Exercise requirements: Nothing less than an exact copy of all the records is required.

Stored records
=== Section Start ===

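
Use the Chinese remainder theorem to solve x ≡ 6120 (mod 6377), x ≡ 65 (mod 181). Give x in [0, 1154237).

Write x = 6120 + 6377·k. Then 6377·k ≡ 65 − 6120 ≡ 99 (mod 181).
Need 6377⁻¹ mod 181. Extended Euclid on (181, 42):
181 = 4·42 + 13
42 = 3·13 + 3
13 = 4·3 + 1
3 = 3·1 + 0
Back-substitute:
1 = 13 − 4·3
1 = −4·42 + 13·13
1 = 13·181 − 56·42
6377⁻¹ ≡ 125 (mod 181), so k ≡ 125·99 ≡ 67 (mod 181).
x = 6120 + 6377·67 = 433379.

433379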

=== Section End ===

Expected answer:
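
Use the Chinese remainder theorem to solve x ≡ 6120 (mod 6377), x ≡ 65 (mod 181). Give x in [0, 1154237).

Write x = 6120 + 6377·k. Then 6377·k ≡ 65 − 6120 ≡ 99 (mod 181).
Need 6377⁻¹ mod 181. Extended Euclid on (181, 42):
181 = 4·42 + 13
42 = 3·13 + 3
13 = 4·3 + 1
3 = 3·1 + 0
Back-substitute:
1 = 13 − 4·3
1 = −4·42 + 13·13
1 = 13·181 − 56·42
6377⁻¹ ≡ 125 (mod 181), so k ≡ 125·99 ≡ 67 (mod 181).
x = 6120 + 6377·67 = 433379.

433379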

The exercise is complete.